START EXTRACTED INFORMATION

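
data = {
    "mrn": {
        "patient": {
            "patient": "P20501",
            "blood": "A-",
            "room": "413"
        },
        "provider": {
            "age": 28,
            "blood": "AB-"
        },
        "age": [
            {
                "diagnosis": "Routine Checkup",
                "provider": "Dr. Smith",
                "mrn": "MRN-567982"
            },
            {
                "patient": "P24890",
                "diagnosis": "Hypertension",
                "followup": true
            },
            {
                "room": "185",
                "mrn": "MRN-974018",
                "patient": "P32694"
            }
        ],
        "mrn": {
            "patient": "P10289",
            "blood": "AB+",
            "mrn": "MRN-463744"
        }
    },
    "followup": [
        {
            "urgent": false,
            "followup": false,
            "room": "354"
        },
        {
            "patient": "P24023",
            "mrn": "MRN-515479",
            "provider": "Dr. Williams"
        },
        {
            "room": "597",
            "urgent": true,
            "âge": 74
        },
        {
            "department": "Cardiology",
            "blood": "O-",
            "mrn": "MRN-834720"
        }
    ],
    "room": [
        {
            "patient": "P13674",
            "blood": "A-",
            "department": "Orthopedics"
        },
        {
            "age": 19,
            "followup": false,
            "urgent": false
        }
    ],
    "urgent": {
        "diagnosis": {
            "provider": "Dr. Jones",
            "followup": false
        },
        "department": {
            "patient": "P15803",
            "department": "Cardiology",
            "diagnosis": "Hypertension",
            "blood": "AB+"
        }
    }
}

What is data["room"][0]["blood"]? "A-"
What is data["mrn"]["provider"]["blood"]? "AB-"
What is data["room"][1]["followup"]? False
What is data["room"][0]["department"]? "Orthopedics"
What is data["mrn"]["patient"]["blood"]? "A-"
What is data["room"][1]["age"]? 19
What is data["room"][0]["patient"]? "P13674"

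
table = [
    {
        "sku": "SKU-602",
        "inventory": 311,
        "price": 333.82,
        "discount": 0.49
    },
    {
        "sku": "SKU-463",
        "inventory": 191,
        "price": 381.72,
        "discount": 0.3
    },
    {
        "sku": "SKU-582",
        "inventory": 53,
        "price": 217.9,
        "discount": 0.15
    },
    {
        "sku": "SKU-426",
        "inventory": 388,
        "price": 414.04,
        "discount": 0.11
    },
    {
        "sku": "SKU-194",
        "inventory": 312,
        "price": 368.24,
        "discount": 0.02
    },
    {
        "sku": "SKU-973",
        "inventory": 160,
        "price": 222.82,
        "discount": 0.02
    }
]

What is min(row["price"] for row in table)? 217.9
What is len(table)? 6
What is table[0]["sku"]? "SKU-602"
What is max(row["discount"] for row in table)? 0.49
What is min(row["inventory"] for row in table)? 53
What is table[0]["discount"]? 0.49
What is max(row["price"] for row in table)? 414.04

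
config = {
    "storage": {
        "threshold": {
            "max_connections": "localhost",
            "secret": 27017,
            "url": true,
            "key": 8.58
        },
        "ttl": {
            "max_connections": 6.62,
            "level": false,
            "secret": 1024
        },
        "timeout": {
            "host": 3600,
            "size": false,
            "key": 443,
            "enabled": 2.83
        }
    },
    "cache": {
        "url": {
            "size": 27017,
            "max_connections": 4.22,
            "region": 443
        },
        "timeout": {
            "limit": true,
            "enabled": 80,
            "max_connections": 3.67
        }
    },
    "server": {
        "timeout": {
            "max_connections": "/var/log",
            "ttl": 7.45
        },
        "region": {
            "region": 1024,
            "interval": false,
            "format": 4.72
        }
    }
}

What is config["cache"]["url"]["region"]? 443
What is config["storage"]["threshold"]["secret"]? 27017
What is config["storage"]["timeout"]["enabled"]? 2.83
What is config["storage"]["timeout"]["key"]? 443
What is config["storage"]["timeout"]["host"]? 3600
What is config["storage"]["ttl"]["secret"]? 1024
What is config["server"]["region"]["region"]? 1024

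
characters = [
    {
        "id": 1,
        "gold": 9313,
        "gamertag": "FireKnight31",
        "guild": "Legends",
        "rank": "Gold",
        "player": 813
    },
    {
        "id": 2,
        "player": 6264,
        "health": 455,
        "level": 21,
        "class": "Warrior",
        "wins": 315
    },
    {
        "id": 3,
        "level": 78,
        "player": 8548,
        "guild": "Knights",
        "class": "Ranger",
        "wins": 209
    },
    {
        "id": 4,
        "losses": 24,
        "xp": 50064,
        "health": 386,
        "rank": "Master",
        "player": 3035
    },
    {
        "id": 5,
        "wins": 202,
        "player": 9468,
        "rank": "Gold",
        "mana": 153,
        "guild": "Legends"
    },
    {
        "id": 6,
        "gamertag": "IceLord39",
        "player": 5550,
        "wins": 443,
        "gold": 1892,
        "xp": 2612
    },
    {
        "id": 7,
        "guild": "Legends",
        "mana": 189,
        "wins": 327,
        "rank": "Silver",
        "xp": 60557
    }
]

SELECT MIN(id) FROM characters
1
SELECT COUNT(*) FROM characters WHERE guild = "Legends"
3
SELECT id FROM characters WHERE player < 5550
[1, 4]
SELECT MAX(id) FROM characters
7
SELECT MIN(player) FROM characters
813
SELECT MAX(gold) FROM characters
9313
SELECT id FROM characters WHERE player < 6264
[1, 4, 6]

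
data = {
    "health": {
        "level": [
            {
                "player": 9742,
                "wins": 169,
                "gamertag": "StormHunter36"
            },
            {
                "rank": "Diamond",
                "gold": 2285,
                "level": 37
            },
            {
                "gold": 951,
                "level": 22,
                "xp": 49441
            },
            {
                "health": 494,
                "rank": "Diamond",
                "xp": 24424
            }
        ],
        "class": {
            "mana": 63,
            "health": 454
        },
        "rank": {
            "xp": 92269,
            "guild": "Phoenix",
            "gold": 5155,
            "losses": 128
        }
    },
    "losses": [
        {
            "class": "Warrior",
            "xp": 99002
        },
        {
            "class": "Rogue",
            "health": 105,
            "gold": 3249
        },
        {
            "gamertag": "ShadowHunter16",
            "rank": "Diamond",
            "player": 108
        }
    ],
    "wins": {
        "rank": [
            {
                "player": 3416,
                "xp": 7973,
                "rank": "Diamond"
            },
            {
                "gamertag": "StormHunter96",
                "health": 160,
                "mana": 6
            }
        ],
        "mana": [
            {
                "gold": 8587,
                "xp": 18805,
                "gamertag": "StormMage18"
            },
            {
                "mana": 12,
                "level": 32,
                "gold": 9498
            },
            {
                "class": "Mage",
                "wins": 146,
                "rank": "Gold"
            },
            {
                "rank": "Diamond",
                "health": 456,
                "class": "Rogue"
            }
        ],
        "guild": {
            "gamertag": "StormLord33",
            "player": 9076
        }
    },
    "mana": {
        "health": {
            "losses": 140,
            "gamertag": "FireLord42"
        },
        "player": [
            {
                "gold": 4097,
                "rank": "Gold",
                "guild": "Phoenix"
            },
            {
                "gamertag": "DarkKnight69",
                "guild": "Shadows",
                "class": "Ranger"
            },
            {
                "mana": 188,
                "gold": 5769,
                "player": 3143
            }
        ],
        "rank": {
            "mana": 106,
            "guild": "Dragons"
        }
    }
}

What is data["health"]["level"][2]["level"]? 22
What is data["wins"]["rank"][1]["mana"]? 6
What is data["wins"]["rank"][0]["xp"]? 7973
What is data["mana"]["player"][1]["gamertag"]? "DarkKnight69"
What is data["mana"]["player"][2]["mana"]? 188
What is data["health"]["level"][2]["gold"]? 951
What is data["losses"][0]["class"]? "Warrior"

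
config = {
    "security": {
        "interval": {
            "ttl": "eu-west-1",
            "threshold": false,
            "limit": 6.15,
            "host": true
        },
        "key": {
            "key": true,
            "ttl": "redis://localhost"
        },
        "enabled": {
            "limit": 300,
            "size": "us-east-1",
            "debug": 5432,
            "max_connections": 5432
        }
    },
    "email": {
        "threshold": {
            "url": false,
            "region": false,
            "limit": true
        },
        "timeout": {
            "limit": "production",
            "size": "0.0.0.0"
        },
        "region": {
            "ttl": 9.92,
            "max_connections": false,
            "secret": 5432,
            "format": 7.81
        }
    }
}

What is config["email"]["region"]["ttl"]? 9.92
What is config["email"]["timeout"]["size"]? "0.0.0.0"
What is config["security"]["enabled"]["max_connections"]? 5432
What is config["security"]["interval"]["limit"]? 6.15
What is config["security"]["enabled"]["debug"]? 5432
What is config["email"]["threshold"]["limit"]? True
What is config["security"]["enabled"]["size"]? "us-east-1"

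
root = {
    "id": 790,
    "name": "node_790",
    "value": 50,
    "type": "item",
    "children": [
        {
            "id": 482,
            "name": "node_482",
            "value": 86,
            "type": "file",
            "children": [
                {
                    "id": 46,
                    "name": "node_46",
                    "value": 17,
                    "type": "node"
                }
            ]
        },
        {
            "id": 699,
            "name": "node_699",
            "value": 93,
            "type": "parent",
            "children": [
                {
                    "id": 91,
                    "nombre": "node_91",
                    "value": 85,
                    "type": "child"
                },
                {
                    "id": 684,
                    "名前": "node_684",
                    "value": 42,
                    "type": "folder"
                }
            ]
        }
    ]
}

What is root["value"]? 50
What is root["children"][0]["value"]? 86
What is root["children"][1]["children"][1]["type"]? "folder"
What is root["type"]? "item"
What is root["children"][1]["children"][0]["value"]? 85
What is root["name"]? "node_790"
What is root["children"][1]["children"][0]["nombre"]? "node_91"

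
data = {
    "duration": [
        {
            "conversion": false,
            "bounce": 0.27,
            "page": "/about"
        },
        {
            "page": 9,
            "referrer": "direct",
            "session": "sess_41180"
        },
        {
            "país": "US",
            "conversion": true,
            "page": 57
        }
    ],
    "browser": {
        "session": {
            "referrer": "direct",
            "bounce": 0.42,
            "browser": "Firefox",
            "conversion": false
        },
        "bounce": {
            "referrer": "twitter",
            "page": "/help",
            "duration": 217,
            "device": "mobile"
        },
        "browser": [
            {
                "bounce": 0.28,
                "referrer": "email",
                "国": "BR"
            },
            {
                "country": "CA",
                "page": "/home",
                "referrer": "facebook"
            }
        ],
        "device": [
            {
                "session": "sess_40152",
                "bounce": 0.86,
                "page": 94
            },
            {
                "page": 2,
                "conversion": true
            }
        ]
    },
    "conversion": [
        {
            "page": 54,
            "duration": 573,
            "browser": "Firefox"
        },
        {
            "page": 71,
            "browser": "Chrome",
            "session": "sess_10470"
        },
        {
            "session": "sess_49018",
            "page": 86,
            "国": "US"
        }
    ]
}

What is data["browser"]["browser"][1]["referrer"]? "facebook"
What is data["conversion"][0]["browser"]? "Firefox"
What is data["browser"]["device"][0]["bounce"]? 0.86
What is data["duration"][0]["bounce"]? 0.27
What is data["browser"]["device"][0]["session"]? "sess_40152"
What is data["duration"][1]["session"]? "sess_41180"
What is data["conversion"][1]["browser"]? "Chrome"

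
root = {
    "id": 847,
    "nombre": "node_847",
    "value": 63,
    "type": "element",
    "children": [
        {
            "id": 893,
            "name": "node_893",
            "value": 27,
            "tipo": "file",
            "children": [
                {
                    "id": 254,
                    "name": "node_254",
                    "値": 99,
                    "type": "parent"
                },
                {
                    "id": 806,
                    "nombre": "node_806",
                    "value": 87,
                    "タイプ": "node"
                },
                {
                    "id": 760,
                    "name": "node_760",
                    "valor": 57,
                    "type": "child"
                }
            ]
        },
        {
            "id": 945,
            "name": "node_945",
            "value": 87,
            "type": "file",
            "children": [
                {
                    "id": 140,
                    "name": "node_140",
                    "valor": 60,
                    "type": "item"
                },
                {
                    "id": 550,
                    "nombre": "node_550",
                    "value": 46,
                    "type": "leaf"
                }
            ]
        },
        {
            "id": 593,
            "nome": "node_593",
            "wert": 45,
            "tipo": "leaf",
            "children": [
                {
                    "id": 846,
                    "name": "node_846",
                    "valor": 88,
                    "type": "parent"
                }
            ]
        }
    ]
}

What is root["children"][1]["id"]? 945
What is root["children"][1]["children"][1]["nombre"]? "node_550"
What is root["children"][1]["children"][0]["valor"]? 60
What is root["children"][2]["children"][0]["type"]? "parent"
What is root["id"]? 847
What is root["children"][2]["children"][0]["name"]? "node_846"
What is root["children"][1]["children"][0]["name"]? "node_140"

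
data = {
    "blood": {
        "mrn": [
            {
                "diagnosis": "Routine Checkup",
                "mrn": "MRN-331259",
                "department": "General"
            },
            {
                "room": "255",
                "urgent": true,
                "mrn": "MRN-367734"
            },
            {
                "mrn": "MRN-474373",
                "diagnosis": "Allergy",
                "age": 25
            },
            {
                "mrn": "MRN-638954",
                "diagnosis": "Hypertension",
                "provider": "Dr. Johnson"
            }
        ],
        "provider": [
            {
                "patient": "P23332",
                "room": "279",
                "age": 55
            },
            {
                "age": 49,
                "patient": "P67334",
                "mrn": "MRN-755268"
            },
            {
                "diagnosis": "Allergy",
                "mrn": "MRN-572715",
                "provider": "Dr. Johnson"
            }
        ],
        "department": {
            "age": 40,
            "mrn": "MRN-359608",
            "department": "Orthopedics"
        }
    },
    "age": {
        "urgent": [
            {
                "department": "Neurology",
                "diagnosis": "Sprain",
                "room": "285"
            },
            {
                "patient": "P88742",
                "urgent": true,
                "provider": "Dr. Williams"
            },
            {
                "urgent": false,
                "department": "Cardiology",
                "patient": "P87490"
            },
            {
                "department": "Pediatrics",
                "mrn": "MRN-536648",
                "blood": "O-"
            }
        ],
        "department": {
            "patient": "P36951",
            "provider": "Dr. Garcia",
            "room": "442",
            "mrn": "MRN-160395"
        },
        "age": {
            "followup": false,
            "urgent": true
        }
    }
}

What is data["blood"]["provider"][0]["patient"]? "P23332"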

END EXTRACTED INFORMATION

■ WHAT YOU ARE ASKED TO DO ■
Pull out every line holding "Firefox" from the records above, and copy it.

■ SOLUTION ■
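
            "browser": "Firefox",
            "browser": "Firefox"
What is data["conversion"][0]["browser"]? "Firefox"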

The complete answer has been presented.